<<<<

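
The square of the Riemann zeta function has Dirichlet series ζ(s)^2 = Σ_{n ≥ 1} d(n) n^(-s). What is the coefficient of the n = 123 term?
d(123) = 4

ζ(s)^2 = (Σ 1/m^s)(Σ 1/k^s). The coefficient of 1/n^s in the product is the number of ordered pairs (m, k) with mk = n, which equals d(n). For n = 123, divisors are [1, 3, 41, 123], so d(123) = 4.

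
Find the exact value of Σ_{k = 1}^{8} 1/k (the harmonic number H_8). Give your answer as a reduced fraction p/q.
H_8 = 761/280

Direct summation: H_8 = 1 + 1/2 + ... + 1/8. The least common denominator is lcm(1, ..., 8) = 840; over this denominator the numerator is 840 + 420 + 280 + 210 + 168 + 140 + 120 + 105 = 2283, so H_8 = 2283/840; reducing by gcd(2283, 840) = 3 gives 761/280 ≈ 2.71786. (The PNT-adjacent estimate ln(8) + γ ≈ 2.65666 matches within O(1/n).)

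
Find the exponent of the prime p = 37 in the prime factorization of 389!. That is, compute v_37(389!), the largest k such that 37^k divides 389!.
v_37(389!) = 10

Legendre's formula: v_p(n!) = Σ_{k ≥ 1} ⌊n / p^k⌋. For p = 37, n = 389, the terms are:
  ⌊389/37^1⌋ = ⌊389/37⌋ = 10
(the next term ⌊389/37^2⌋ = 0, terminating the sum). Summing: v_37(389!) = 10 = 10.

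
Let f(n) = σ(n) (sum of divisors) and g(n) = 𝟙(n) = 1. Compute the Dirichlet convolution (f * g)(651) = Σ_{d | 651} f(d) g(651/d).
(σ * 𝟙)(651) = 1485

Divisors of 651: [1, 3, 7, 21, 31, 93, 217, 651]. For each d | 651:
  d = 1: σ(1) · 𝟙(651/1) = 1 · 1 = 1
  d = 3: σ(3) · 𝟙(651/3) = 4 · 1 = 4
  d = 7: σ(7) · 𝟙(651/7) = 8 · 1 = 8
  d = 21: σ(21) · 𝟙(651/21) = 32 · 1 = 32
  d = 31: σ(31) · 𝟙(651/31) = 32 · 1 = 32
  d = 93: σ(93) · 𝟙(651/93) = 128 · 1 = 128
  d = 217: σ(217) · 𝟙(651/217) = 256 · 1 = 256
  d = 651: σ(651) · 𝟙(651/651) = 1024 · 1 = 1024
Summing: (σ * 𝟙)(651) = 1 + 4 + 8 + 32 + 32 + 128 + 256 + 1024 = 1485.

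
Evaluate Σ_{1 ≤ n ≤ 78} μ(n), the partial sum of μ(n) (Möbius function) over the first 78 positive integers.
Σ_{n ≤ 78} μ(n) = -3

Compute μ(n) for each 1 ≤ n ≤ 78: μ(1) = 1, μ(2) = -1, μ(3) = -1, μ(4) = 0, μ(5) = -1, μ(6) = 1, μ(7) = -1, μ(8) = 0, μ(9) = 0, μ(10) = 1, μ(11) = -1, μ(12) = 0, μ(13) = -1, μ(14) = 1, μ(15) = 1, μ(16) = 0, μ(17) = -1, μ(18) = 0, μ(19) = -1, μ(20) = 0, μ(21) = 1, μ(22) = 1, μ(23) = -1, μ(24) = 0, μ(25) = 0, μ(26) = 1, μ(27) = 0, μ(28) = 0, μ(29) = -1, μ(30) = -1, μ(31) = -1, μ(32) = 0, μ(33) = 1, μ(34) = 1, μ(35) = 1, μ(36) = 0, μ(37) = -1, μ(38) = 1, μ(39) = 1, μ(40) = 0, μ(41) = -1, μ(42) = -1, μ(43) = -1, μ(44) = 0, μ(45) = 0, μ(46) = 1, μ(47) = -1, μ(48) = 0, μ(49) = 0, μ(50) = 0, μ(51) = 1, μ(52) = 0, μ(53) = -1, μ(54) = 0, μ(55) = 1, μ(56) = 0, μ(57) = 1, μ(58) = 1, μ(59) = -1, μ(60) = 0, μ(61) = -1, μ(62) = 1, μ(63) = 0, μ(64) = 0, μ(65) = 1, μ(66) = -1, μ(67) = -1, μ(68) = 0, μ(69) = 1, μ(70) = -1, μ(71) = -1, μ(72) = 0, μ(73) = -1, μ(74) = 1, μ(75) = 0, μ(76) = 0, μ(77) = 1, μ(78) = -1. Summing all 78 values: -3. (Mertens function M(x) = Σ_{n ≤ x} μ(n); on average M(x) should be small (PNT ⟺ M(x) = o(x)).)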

>>>>

What the task requires: Send back all of the entries exactly, with nothing missing.

Answer section:
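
The square of the Riemann zeta function has Dirichlet series ζ(s)^2 = Σ_{n ≥ 1} d(n) n^(-s). What is the coefficient of the n = 123 term?
d(123) = 4

ζ(s)^2 = (Σ 1/m^s)(Σ 1/k^s). The coefficient of 1/n^s in the product is the number of ordered pairs (m, k) with mk = n, which equals d(n). For n = 123, divisors are [1, 3, 41, 123], so d(123) = 4.

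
Find the exact value of Σ_{k = 1}^{8} 1/k (the harmonic number H_8). Give your answer as a reduced fraction p/q.
H_8 = 761/280

Direct summation: H_8 = 1 + 1/2 + ... + 1/8. The least common denominator is lcm(1, ..., 8) = 840; over this denominator the numerator is 840 + 420 + 280 + 210 + 168 + 140 + 120 + 105 = 2283, so H_8 = 2283/840; reducing by gcd(2283, 840) = 3 gives 761/280 ≈ 2.71786. (The PNT-adjacent estimate ln(8) + γ ≈ 2.65666 matches within O(1/n).)

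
Find the exponent of the prime p = 37 in the prime factorization of 389!. That is, compute v_37(389!), the largest k such that 37^k divides 389!.
v_37(389!) = 10

Legendre's formula: v_p(n!) = Σ_{k ≥ 1} ⌊n / p^k⌋. For p = 37, n = 389, the terms are:
  ⌊389/37^1⌋ = ⌊389/37⌋ = 10
(the next term ⌊389/37^2⌋ = 0, terminating the sum). Summing: v_37(389!) = 10 = 10.

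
Let f(n) = σ(n) (sum of divisors) and g(n) = 𝟙(n) = 1. Compute the Dirichlet convolution (f * g)(651) = Σ_{d | 651} f(d) g(651/d).
(σ * 𝟙)(651) = 1485

Divisors of 651: [1, 3, 7, 21, 31, 93, 217, 651]. For each d | 651:
  d = 1: σ(1) · 𝟙(651/1) = 1 · 1 = 1
  d = 3: σ(3) · 𝟙(651/3) = 4 · 1 = 4
  d = 7: σ(7) · 𝟙(651/7) = 8 · 1 = 8
  d = 21: σ(21) · 𝟙(651/21) = 32 · 1 = 32
  d = 31: σ(31) · 𝟙(651/31) = 32 · 1 = 32
  d = 93: σ(93) · 𝟙(651/93) = 128 · 1 = 128
  d = 217: σ(217) · 𝟙(651/217) = 256 · 1 = 256
  d = 651: σ(651) · 𝟙(651/651) = 1024 · 1 = 1024
Summing: (σ * 𝟙)(651) = 1 + 4 + 8 + 32 + 32 + 128 + 256 + 1024 = 1485.

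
Evaluate Σ_{1 ≤ n ≤ 78} μ(n), the partial sum of μ(n) (Möbius function) over the first 78 positive integers.
Σ_{n ≤ 78} μ(n) = -3

Compute μ(n) for each 1 ≤ n ≤ 78: μ(1) = 1, μ(2) = -1, μ(3) = -1, μ(4) = 0, μ(5) = -1, μ(6) = 1, μ(7) = -1, μ(8) = 0, μ(9) = 0, μ(10) = 1, μ(11) = -1, μ(12) = 0, μ(13) = -1, μ(14) = 1, μ(15) = 1, μ(16) = 0, μ(17) = -1, μ(18) = 0, μ(19) = -1, μ(20) = 0, μ(21) = 1, μ(22) = 1, μ(23) = -1, μ(24) = 0, μ(25) = 0, μ(26) = 1, μ(27) = 0, μ(28) = 0, μ(29) = -1, μ(30) = -1, μ(31) = -1, μ(32) = 0, μ(33) = 1, μ(34) = 1, μ(35) = 1, μ(36) = 0, μ(37) = -1, μ(38) = 1, μ(39) = 1, μ(40) = 0, μ(41) = -1, μ(42) = -1, μ(43) = -1, μ(44) = 0, μ(45) = 0, μ(46) = 1, μ(47) = -1, μ(48) = 0, μ(49) = 0, μ(50) = 0, μ(51) = 1, μ(52) = 0, μ(53) = -1, μ(54) = 0, μ(55) = 1, μ(56) = 0, μ(57) = 1, μ(58) = 1, μ(59) = -1, μ(60) = 0, μ(61) = -1, μ(62) = 1, μ(63) = 0, μ(64) = 0, μ(65) = 1, μ(66) = -1, μ(67) = -1, μ(68) = 0, μ(69) = 1, μ(70) = -1, μ(71) = -1, μ(72) = 0, μ(73) = -1, μ(74) = 1, μ(75) = 0, μ(76) = 0, μ(77) = 1, μ(78) = -1. Summing all 78 values: -3. (Mertens function M(x) = Σ_{n ≤ x} μ(n); on average M(x) should be small (PNT ⟺ M(x) = o(x)).)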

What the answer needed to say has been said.